Stored items
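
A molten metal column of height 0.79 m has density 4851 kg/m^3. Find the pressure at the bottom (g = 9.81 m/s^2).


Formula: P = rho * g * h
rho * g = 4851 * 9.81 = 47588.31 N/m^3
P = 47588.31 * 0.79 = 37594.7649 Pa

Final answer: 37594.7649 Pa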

* PROBLEM TO SOLVE:
The answer must restate each entry word for word.

* RESULT FOR THIS TASK:
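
A molten metal column of height 0.79 m has density 4851 kg/m^3. Find the pressure at the bottom (g = 9.81 m/s^2).


Formula: P = rho * g * h
rho * g = 4851 * 9.81 = 47588.31 N/m^3
P = 47588.31 * 0.79 = 37594.7649 Pa

Final answer: 37594.7649 Pa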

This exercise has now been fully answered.